DATA FOR THIS TASK below:
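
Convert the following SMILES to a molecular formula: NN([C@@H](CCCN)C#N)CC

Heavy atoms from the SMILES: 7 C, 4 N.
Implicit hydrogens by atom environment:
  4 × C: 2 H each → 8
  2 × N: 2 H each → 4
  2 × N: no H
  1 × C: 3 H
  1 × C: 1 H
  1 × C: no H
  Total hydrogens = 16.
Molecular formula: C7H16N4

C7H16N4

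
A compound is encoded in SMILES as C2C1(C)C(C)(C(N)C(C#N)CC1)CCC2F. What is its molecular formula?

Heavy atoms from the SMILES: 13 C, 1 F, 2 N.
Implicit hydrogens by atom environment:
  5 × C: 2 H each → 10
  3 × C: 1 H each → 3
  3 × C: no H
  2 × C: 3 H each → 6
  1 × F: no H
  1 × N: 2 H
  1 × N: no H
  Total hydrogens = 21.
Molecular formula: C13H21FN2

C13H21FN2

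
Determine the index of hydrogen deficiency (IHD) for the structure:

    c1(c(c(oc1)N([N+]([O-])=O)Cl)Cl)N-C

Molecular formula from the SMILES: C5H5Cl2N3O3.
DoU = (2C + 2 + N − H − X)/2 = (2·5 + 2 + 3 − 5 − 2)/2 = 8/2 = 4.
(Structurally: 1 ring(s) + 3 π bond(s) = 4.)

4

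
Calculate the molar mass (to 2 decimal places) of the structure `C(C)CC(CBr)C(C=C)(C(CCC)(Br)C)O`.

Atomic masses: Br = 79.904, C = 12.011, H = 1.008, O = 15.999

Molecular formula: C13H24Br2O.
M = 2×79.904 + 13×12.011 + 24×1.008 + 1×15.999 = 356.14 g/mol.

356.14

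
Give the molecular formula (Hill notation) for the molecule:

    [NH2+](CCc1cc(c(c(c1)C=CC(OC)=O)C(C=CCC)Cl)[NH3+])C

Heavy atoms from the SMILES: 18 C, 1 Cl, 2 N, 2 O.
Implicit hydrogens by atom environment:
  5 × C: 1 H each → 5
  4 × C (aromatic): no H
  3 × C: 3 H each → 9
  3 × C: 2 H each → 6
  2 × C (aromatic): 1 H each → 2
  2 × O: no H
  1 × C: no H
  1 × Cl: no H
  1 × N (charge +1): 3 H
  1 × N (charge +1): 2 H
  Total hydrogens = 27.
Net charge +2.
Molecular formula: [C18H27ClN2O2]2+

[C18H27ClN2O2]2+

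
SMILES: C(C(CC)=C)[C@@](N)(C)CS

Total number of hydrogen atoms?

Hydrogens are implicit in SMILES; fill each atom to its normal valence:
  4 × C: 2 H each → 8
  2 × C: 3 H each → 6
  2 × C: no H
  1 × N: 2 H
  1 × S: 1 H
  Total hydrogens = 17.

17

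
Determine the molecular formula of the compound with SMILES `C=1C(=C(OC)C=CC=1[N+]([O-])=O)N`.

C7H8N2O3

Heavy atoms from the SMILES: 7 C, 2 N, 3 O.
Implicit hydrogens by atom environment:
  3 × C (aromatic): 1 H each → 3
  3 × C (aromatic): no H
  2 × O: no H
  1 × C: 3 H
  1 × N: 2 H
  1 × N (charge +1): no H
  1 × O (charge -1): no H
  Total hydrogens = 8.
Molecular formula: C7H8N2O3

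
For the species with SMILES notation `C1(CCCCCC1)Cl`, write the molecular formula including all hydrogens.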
End of DATA FOR THIS TASK.
DATA FOR THIS TASK below:
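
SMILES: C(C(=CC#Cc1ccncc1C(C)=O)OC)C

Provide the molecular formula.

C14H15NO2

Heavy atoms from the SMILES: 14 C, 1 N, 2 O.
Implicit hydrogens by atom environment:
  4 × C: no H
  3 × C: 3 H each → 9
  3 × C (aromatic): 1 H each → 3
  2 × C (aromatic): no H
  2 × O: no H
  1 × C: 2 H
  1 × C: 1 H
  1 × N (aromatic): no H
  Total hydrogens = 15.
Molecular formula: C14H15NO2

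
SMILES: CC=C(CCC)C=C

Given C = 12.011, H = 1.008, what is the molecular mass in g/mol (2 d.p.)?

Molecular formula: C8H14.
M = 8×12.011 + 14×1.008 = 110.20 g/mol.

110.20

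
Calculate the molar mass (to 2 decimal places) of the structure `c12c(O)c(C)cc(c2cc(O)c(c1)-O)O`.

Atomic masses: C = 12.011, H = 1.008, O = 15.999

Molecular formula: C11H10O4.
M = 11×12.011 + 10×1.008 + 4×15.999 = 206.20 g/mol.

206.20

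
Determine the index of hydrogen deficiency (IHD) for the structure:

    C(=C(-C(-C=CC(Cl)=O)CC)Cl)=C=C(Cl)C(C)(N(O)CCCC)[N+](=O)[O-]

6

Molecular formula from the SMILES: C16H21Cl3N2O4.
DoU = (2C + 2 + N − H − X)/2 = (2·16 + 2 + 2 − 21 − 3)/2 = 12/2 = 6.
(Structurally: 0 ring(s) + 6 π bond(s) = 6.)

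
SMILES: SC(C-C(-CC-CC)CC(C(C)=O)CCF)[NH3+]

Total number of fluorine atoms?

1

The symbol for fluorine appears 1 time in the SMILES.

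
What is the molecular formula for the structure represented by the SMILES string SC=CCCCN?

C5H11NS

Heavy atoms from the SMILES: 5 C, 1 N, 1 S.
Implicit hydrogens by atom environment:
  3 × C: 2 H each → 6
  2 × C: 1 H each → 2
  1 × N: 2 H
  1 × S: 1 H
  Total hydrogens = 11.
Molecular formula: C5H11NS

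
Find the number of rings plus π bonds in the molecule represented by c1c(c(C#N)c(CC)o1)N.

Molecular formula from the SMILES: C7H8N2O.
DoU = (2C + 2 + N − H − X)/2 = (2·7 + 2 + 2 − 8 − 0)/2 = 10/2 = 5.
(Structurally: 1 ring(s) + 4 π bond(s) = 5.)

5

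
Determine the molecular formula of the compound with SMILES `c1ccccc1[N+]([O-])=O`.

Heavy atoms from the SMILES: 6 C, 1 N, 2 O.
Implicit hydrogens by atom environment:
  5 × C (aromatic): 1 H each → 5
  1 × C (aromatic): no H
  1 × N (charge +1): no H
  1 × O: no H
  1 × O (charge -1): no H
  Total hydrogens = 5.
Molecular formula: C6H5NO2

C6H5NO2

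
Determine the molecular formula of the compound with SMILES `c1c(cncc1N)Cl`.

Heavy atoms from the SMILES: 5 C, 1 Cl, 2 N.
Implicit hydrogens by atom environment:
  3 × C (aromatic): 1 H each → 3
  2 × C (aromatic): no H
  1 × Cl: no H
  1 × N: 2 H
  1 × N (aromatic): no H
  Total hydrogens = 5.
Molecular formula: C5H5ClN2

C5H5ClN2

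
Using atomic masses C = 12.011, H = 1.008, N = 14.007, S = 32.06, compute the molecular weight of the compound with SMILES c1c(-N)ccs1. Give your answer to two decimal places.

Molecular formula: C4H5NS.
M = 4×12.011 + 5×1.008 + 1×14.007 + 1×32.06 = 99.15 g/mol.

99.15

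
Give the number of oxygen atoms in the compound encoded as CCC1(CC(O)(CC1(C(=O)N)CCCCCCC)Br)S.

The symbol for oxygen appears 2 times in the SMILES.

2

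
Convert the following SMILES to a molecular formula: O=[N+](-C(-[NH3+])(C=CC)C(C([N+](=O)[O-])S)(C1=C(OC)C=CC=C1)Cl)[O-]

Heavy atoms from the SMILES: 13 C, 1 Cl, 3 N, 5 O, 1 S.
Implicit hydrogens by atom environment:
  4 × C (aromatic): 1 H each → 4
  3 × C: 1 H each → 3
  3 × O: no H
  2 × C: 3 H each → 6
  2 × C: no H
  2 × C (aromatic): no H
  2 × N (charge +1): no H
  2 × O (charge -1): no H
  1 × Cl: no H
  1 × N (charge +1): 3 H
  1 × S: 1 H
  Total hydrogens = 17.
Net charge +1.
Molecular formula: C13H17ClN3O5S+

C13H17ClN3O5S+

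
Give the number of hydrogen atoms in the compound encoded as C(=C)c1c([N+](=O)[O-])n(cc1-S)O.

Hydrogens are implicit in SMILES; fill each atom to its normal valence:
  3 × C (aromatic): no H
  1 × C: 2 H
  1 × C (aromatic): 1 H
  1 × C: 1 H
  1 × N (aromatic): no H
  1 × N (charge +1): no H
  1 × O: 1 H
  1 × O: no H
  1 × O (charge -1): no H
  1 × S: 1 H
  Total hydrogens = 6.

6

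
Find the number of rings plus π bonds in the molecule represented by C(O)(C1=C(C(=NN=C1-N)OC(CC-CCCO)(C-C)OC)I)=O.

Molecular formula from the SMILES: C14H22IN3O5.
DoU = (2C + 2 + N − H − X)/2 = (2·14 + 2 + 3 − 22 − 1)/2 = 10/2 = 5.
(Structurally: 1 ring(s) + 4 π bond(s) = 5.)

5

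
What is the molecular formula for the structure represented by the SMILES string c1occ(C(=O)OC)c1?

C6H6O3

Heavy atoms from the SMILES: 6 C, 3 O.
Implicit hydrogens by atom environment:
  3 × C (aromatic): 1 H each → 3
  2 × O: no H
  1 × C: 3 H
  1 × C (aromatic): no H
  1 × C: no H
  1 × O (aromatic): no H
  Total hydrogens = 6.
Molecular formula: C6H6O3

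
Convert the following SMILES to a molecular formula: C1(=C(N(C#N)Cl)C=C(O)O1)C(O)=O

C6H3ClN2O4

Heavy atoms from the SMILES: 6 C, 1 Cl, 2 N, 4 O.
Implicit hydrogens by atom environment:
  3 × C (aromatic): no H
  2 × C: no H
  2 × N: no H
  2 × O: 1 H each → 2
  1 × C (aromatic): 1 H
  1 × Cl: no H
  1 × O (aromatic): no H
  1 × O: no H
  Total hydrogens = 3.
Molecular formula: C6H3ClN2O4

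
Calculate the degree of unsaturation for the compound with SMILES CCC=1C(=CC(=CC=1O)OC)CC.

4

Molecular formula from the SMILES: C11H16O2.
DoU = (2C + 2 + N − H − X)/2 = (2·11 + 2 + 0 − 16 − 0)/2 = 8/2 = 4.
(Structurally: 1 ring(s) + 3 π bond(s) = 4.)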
End of DATA FOR THIS TASK.
DATA FOR THIS TASK below:
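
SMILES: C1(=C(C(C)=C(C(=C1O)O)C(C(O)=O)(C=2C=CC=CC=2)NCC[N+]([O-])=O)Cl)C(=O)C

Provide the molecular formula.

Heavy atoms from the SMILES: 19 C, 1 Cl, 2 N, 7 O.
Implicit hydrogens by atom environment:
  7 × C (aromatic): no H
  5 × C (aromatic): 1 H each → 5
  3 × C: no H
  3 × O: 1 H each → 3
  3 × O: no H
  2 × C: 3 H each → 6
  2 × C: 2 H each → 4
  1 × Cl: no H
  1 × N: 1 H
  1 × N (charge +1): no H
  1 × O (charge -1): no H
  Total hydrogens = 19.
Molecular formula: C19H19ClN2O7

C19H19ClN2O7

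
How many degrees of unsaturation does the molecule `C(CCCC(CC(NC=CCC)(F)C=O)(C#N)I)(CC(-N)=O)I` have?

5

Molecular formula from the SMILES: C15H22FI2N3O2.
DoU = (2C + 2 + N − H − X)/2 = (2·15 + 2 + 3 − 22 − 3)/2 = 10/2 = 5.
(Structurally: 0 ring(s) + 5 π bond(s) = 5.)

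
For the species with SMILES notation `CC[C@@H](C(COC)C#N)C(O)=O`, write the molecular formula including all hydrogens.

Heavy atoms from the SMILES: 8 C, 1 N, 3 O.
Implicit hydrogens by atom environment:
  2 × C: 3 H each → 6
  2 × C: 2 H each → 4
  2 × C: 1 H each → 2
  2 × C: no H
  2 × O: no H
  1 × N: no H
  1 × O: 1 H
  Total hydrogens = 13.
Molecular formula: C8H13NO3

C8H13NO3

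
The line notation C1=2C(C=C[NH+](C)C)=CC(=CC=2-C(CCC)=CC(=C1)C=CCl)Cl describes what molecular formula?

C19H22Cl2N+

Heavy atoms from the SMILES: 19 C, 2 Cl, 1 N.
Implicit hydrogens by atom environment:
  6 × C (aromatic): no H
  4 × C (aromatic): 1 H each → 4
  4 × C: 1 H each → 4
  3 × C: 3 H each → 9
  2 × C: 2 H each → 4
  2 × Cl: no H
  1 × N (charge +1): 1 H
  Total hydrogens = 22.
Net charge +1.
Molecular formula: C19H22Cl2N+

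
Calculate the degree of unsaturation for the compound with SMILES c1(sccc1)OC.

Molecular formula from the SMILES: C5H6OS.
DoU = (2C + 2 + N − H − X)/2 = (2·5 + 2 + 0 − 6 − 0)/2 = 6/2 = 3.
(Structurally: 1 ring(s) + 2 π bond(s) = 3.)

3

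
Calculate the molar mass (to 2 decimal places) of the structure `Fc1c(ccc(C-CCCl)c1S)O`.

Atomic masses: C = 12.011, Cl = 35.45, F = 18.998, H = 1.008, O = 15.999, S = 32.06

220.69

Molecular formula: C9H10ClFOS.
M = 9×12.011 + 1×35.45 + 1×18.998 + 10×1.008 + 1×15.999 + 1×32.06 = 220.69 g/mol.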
End of DATA FOR THIS TASK.
EXERCISE INSTRUCTIONS: Copy every line in the entries above that has the string "molar" in it.

RESPONSE TO THIS EXERCISE:
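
Calculate the molar mass (to 2 decimal places) of the structure `C(C)CC(CBr)C(C=C)(C(CCC)(Br)C)O`.
Calculate the molar mass (to 2 decimal places) of the structure `c12c(O)c(C)cc(c2cc(O)c(c1)-O)O`.
Calculate the molar mass (to 2 decimal places) of the structure `Fc1c(ccc(C-CCCl)c1S)O`.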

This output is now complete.